■ EXERCISE REQUIREMENTS
From the entries below, copy every line holding the word "following".

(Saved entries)
__________
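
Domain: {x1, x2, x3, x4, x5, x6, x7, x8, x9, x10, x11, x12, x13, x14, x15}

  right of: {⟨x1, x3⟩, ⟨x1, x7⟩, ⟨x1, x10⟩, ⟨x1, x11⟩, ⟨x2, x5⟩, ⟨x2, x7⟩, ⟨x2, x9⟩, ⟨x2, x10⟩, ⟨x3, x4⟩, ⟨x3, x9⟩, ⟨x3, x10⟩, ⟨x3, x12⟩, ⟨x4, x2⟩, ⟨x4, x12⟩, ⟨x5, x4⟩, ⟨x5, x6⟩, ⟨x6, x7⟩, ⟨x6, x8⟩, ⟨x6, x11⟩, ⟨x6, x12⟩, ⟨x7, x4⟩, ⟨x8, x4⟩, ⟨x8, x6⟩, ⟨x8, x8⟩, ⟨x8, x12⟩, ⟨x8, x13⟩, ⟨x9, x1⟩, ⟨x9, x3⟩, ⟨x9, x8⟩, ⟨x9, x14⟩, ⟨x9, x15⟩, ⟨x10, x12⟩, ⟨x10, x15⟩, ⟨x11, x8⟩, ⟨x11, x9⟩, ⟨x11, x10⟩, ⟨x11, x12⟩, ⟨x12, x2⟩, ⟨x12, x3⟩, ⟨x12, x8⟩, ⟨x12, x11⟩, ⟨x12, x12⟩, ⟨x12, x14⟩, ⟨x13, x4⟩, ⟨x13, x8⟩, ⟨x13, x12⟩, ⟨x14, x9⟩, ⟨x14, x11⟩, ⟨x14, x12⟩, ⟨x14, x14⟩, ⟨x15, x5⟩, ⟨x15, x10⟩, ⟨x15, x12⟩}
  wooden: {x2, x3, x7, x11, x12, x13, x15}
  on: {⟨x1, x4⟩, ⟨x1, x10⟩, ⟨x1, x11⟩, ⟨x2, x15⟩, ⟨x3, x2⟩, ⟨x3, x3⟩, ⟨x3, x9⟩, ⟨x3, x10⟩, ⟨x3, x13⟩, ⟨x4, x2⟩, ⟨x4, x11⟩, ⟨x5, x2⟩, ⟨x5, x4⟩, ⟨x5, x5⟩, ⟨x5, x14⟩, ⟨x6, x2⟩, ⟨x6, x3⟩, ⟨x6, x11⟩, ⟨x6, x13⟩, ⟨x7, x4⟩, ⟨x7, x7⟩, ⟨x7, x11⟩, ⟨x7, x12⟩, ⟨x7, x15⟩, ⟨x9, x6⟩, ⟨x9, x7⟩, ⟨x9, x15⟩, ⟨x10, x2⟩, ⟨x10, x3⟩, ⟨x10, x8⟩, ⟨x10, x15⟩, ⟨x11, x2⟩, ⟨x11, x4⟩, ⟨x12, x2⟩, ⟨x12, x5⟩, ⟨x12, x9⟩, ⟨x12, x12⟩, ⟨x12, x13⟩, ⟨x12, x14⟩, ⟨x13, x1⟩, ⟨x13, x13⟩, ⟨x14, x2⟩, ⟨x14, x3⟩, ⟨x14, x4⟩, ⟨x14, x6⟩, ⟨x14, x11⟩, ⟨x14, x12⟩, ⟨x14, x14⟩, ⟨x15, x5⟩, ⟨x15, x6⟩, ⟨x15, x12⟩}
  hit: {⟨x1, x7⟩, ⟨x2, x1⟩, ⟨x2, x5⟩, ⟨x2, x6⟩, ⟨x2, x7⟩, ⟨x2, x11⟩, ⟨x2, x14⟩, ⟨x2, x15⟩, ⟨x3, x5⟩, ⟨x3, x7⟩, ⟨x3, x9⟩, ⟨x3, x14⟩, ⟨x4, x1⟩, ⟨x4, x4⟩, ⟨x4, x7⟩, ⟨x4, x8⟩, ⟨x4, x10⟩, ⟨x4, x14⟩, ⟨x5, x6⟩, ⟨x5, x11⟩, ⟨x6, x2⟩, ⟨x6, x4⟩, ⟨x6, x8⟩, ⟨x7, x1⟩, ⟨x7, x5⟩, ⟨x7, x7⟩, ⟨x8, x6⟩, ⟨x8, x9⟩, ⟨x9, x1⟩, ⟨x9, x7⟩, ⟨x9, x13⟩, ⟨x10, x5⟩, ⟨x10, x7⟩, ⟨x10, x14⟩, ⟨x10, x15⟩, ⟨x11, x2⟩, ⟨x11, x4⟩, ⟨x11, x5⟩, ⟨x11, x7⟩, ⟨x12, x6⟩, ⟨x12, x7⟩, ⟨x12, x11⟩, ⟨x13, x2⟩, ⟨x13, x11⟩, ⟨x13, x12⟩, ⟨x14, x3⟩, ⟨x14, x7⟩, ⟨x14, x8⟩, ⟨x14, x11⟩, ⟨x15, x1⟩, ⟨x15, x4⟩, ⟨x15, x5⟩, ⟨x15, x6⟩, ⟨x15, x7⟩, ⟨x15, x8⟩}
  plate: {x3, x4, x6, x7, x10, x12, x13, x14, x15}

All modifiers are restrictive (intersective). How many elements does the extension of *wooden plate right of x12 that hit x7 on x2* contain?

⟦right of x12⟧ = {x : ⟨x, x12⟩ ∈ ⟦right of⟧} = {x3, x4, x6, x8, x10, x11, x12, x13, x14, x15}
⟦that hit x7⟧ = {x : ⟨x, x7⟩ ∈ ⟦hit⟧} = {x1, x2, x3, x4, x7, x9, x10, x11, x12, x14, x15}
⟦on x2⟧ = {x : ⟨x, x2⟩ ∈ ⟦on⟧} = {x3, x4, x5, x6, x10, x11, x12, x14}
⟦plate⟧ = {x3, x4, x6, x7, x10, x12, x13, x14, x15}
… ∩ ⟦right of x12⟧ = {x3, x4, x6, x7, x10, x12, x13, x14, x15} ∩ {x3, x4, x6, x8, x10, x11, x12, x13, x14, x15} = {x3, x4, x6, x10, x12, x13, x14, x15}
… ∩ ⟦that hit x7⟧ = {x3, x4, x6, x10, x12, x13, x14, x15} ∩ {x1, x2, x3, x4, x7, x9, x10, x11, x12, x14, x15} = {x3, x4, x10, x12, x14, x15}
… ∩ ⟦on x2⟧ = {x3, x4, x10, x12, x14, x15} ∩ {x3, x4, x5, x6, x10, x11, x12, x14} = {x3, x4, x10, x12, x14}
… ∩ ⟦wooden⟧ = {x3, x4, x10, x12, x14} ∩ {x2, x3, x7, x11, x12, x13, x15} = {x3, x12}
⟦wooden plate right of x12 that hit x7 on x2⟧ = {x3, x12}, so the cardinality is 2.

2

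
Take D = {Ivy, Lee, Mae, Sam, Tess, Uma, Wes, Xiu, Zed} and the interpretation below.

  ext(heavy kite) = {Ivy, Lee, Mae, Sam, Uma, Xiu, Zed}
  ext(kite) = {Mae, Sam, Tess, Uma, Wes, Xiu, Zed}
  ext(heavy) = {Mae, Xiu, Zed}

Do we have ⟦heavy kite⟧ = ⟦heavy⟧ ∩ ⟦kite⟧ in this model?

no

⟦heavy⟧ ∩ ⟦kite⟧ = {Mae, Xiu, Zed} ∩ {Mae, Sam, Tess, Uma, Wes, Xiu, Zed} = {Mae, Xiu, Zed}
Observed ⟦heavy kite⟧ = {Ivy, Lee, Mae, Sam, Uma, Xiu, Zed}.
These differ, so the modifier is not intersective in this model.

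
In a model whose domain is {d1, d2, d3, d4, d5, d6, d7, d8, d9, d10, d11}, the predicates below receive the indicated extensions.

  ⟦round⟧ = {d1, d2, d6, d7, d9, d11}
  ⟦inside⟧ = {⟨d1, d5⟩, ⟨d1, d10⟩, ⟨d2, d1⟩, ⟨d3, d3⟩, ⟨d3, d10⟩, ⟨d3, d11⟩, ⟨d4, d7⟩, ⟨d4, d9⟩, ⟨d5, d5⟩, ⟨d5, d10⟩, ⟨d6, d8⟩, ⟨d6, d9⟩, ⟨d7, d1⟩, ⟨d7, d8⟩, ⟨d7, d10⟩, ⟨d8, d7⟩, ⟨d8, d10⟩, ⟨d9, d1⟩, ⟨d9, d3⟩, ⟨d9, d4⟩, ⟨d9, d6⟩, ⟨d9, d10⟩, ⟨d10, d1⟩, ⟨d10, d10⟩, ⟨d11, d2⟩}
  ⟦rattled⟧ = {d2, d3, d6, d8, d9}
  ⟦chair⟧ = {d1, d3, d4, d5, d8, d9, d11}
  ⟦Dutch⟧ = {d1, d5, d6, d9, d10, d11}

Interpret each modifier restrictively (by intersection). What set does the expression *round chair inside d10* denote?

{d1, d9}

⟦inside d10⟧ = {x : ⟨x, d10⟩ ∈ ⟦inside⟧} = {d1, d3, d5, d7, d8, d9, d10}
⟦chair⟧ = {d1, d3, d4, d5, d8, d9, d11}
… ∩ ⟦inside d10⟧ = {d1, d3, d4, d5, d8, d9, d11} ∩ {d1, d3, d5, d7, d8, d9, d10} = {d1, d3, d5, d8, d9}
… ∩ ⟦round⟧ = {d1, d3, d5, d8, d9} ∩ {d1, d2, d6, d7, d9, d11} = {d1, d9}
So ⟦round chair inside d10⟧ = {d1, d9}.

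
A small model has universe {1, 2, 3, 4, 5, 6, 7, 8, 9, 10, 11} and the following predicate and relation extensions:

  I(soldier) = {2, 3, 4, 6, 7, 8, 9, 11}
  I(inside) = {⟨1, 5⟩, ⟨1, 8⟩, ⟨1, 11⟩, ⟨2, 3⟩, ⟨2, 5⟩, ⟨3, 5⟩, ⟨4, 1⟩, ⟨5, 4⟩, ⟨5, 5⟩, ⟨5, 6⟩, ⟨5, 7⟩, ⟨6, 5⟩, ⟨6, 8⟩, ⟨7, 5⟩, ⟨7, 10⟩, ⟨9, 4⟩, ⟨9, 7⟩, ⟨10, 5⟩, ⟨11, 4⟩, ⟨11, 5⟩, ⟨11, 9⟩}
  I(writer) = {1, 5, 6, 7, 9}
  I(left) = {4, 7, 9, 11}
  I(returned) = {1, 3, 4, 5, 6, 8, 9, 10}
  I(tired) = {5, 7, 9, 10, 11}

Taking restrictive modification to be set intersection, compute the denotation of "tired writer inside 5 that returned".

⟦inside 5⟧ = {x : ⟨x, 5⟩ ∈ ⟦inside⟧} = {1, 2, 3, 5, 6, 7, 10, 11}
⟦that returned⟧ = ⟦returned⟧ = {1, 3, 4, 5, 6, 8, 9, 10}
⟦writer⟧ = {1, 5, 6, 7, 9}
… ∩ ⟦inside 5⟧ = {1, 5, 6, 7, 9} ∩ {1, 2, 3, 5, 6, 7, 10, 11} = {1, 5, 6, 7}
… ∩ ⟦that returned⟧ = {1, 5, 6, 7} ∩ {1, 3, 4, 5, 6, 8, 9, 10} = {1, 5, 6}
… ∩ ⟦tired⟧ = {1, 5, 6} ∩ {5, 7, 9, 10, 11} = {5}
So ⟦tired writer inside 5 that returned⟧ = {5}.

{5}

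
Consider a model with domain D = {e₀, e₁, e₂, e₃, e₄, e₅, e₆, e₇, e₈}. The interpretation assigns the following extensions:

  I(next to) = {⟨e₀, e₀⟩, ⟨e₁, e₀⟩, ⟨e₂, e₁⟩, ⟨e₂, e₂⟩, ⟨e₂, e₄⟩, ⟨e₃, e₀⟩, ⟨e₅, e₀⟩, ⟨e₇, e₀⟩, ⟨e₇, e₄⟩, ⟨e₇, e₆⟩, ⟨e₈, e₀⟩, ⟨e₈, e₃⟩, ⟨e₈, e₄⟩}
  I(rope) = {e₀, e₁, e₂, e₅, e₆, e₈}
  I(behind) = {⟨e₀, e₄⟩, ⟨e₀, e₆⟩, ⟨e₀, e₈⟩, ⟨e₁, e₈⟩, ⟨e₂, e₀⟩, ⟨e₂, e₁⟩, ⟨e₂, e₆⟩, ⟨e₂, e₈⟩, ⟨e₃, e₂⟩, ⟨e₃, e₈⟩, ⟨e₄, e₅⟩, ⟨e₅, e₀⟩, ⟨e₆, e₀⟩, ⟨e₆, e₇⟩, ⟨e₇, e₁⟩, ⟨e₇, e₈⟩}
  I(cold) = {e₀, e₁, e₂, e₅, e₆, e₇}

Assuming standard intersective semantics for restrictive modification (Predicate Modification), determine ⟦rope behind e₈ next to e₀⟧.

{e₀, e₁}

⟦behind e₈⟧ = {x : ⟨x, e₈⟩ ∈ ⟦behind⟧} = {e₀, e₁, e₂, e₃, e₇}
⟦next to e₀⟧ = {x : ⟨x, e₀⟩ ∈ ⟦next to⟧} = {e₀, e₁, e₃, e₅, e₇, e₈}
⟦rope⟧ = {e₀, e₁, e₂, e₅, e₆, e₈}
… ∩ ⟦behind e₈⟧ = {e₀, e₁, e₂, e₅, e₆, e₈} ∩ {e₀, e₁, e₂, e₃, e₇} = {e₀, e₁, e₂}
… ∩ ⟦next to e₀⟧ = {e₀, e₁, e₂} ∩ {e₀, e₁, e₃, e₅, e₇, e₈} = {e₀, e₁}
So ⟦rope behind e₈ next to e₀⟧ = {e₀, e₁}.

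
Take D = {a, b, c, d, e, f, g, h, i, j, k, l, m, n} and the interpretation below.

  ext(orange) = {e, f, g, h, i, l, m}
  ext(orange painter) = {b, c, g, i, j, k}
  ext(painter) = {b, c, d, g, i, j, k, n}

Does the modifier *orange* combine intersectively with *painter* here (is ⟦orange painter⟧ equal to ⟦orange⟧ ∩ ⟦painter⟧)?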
__________
■ EXERCISE RESULT
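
A small model has universe {1, 2, 3, 4, 5, 6, 7, 8, 9, 10, 11} and the following predicate and relation extensions:
Consider a model with domain D = {e₀, e₁, e₂, e₃, e₄, e₅, e₆, e₇, e₈}. The interpretation assigns the following extensions: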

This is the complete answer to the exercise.